WHAT THE TASK ASKS = Read the records beneath this task and copy every line that contains the string "following".

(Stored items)
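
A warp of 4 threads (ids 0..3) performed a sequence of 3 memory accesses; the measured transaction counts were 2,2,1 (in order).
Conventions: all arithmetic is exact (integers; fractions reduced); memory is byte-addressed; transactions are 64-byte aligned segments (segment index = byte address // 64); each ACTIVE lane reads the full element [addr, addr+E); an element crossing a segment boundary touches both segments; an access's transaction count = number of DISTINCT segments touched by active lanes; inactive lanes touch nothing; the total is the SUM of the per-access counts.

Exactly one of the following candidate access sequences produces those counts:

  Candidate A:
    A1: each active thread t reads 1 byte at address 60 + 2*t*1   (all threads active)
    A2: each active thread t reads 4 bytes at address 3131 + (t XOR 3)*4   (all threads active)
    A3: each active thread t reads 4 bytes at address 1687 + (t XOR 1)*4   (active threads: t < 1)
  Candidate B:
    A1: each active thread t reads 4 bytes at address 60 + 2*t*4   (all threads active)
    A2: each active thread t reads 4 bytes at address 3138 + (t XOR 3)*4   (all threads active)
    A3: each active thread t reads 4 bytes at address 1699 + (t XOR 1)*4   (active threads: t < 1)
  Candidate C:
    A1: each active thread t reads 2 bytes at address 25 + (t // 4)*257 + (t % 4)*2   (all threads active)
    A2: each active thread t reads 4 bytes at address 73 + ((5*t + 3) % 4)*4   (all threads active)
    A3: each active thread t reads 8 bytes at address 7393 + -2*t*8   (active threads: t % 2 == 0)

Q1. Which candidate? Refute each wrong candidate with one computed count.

B: A2 gives 1 transaction, not 2
C: A1 gives 1 transaction, not 2
A: all counts match (2,2,1)

Answer: A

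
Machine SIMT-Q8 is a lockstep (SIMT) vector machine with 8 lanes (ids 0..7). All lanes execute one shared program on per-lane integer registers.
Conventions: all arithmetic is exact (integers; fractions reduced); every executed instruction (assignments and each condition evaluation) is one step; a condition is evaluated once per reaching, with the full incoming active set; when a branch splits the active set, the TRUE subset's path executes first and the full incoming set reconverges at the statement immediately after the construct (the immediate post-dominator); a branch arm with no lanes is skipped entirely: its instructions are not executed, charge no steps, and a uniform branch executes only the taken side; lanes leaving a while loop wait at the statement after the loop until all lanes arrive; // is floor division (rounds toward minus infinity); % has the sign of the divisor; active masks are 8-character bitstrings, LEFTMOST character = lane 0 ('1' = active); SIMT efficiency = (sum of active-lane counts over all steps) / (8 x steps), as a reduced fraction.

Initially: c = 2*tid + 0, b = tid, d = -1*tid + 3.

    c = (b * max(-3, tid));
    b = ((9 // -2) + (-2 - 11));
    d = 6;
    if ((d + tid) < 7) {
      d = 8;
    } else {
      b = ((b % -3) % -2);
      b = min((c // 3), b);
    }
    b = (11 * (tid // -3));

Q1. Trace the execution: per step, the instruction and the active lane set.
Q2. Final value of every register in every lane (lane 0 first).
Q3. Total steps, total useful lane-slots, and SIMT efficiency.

step 0: c <- (b * max(-3, tid))      11111111
step 1: b <- ((9 // -2) + (-2 - 11)) 11111111
step 2: d <- 6                       11111111
step 3: eval ((d + tid) < 7)         11111111
step 4: d <- 8                       10000000
step 5: b <- ((b % -3) % -2)         01111111
step 6: b <- min((c // 3), b)        01111111
step 7: b <- (11 * (tid // -3))      11111111

Answer: 8 steps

c: 0,1,4,9,16,25,36,49
b: 0,-11,-11,-11,-22,-22,-22,-33
d: 8,6,6,6,6,6,6,6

steps = 8; useful = 55; efficiency = 55/64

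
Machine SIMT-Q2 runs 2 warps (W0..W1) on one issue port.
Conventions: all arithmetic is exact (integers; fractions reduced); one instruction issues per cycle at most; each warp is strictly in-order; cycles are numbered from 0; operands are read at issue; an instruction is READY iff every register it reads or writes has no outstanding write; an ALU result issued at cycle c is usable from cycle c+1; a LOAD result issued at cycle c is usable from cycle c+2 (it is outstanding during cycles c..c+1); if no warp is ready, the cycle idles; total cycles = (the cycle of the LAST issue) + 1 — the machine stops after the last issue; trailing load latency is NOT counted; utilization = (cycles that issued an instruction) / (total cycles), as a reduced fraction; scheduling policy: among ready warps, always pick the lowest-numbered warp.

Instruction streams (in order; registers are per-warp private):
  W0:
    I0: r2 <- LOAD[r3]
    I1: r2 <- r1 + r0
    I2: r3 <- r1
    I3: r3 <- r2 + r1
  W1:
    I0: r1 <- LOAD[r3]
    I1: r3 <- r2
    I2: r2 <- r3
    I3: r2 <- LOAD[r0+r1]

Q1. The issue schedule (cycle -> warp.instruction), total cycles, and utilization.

cycle 0: W0.I0
cycle 1: W1.I0
cycle 2: W0.I1
cycle 3: W0.I2
cycle 4: W0.I3
cycle 5: W1.I1
cycle 6: W1.I2
cycle 7: W1.I3

Answer: 8 cycles, utilization 1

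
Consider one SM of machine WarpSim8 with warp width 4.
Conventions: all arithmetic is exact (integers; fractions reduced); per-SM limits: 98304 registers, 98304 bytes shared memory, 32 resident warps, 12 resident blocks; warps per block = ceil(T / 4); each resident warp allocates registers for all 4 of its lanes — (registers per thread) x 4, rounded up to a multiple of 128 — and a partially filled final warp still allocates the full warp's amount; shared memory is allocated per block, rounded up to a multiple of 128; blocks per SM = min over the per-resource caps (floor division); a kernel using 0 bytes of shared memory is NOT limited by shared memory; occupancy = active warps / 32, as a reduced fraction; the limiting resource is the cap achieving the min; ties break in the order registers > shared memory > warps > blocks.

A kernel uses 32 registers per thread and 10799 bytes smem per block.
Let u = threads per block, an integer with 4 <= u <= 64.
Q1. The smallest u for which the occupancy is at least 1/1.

Answer: u = 13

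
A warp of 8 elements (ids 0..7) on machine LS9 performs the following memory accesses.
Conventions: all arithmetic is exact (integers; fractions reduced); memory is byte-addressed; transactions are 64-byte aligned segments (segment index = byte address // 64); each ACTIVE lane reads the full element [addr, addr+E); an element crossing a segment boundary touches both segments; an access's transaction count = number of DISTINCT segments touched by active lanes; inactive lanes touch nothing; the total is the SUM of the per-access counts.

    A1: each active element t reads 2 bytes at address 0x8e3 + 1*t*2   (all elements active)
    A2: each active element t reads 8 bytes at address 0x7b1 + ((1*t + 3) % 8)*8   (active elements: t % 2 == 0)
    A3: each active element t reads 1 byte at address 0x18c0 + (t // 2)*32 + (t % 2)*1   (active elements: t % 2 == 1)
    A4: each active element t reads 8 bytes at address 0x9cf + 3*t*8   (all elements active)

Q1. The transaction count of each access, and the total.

A1: 1 transaction
A2: 2 transactions
A3: 2 transactions
A4: 3 transactions

Answer: 1,2,2,3; total 8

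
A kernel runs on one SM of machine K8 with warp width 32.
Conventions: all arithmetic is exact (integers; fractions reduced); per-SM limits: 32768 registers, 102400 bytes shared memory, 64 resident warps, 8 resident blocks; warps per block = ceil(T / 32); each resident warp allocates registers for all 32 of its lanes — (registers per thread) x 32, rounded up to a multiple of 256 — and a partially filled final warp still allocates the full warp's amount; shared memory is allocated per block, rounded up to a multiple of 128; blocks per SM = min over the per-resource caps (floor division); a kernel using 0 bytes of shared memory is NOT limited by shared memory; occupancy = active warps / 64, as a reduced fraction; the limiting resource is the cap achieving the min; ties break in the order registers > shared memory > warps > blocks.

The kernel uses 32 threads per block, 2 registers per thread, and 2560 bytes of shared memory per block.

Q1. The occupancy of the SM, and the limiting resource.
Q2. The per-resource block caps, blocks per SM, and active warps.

Answer: occupancy 1/8, limited by blocks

registers: 128 blocks
shared memory: 40 blocks
warps: 64 blocks
blocks: 8 blocks

Answer: 8 blocks, 8 active warps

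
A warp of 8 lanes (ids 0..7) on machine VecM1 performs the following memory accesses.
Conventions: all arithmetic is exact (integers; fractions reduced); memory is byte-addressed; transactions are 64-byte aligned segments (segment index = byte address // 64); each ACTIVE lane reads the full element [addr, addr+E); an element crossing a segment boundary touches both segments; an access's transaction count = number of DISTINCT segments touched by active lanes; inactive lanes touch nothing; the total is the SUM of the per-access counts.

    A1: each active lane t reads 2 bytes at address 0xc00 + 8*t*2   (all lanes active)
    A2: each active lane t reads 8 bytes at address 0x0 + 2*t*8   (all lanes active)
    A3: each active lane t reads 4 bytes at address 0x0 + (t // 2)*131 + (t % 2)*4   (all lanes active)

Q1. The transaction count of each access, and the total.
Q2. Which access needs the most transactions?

A1: 2 transactions
A2: 2 transactions
A3: 4 transactions

Answer: 2,2,4; total 8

Answer: A3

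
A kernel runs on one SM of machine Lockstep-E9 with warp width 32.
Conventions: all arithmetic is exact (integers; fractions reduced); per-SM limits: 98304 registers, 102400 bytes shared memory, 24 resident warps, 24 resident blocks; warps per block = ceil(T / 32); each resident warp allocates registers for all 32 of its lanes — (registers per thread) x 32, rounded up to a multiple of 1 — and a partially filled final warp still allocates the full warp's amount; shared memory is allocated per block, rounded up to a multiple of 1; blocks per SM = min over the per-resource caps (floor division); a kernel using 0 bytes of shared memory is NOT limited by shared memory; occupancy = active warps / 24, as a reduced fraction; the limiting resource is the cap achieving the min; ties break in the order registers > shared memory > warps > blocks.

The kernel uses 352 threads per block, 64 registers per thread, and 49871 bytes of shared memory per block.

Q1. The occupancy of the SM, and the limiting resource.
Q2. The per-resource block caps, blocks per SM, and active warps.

Answer: occupancy 11/12, limited by shared memory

registers: 4 blocks
shared memory: 2 blocks
warps: 2 blocks
blocks: 24 blocks

Answer: 2 blocks, 22 active warps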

ANSWER SPACE =
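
Exactly one of the following candidate access sequences produces those counts:
A warp of 8 elements (ids 0..7) on machine LS9 performs the following memory accesses.
A warp of 8 lanes (ids 0..7) on machine VecM1 performs the following memory accesses.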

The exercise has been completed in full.